» WHAT THIS TASK INVOLVES
Find and copy each line of the records where the string "below" shows up.

(Items listed in a dataset)
Content starts
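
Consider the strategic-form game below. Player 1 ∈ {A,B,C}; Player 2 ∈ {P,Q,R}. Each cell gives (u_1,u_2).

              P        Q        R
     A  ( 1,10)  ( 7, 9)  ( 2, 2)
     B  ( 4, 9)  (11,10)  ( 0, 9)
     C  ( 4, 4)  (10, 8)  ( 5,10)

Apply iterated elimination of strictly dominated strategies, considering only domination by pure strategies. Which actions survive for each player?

P1 drop A (C beats it: P:4>1 Q:10>7 R:5>2)
P2 drop P (Q beats it: B:10>9 C:8>4)
P1→{B,C} P2→{Q,R}

IESDS → P1:{B,C} P2:{Q,R}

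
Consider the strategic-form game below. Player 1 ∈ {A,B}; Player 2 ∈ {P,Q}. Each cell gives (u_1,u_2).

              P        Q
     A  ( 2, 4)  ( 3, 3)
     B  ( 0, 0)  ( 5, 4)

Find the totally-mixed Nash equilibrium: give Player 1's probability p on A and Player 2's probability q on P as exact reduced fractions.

p=4/5, q=1/2

P1 indiff ⇒ q·2+(1-q)·3 = q·0+(1-q)·5 ⇒ q(2) = (1-q)(2) ⇒ q = 1/2
P2 indiff ⇒ p·4+(1-p)·0 = p·3+(1-p)·4 ⇒ p(1) = (1-p)(4) ⇒ p = 4/5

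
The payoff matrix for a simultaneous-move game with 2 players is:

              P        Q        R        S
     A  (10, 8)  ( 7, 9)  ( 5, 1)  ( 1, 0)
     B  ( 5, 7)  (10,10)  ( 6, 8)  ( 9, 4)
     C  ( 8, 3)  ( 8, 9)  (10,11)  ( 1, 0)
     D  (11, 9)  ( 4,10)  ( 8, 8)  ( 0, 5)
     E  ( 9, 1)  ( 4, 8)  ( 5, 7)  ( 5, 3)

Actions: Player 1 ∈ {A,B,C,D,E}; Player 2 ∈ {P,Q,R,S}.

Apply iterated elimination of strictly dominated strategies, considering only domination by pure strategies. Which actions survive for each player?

Remaining: P1:{B,C} P2:{Q,R}

P2 drop P (Q beats it: A:9>8 B:10>7 C:9>3 D:10>9 E:8>1)
P1 drop A (B beats it: Q:10>7 R:6>5 S:9>1)
P1 drop D (C beats it: Q:8>4 R:10>8 S:1>0)
P1 drop E (B beats it: Q:10>4 R:6>5 S:9>5)
P2 drop S (Q beats it: B:10>4 C:9>0)
P1→{B,C} P2→{Q,R}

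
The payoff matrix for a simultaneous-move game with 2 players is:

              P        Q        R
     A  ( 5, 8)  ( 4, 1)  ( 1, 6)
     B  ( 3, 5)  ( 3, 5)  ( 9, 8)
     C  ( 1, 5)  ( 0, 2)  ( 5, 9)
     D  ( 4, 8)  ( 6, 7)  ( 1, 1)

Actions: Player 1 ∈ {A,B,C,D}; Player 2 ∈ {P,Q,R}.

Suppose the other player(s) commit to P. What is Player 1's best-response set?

u_1(A vs P) = 5
u_1(B vs P) = 3
u_1(C vs P) = 1
u_1(D vs P) = 4
max payoff 5 at {A}

argmax u_1 = {A}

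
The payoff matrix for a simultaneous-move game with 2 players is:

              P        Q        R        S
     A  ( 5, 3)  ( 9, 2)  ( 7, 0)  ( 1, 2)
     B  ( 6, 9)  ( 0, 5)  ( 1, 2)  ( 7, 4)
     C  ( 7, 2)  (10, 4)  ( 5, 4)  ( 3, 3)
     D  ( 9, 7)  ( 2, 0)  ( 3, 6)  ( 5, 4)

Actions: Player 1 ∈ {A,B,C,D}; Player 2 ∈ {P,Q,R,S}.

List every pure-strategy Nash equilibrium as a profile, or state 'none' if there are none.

PSNE = {(C,Q), (D,P)}

(A,P): not NE [P1→D gives 9>5]
(A,Q): not NE [P1→C gives 10>9; P2→P gives 3>2]
(A,R): not NE [P2→P gives 3>0]
(A,S): not NE [P1→B gives 7>1; P2→P gives 3>2]
(B,P): not NE [P1→D gives 9>6]
(B,Q): not NE [P1→C gives 10>0; P2→P gives 9>5]
(B,R): not NE [P1→A gives 7>1; P2→P gives 9>2]
(B,S): not NE [P2→P gives 9>4]
(C,P): not NE [P1→D gives 9>7; P2→R gives 4>2]
(C,Q): NE
(C,R): not NE [P1→A gives 7>5]
(C,S): not NE [P1→B gives 7>3; P2→R gives 4>3]
(D,P): NE
(D,Q): not NE [P1→C gives 10>2; P2→P gives 7>0]
(D,R): not NE [P1→A gives 7>3; P2→P gives 7>6]
(D,S): not NE [P1→B gives 7>5; P2→P gives 7>4]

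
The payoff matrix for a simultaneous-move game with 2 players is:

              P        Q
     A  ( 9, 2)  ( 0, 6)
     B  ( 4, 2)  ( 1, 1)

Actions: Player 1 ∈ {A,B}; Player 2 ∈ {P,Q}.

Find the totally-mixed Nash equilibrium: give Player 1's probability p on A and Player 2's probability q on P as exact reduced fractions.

p=1/5, q=1/6

P1 indiff ⇒ q·9+(1-q)·0 = q·4+(1-q)·1 ⇒ q(5) = (1-q)(1) ⇒ q = 1/6
P2 indiff ⇒ p·2+(1-p)·2 = p·6+(1-p)·1 ⇒ p(-4) = (1-p)(-1) ⇒ p = 1/5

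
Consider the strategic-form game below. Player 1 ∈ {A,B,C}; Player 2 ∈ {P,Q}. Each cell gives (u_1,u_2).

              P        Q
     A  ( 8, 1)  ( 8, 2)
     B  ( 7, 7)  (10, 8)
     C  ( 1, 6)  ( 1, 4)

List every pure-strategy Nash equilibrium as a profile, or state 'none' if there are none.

PSNE = {(B,Q)}

(A,P): not NE [P2→Q gives 2>1]
(A,Q): not NE [P1→B gives 10>8]
(B,P): not NE [P1→A gives 8>7; P2→Q gives 8>7]
(B,Q): NE
(C,P): not NE [P1→A gives 8>1]
(C,Q): not NE [P1→B gives 10>1; P2→P gives 6>4]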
Content ends
» FINISHED TASK
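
Consider the strategic-form game below. Player 1 ∈ {A,B,C}; Player 2 ∈ {P,Q,R}. Each cell gives (u_1,u_2).
Consider the strategic-form game below. Player 1 ∈ {A,B}; Player 2 ∈ {P,Q}. Each cell gives (u_1,u_2).
Consider the strategic-form game below. Player 1 ∈ {A,B,C}; Player 2 ∈ {P,Q}. Each cell gives (u_1,u_2).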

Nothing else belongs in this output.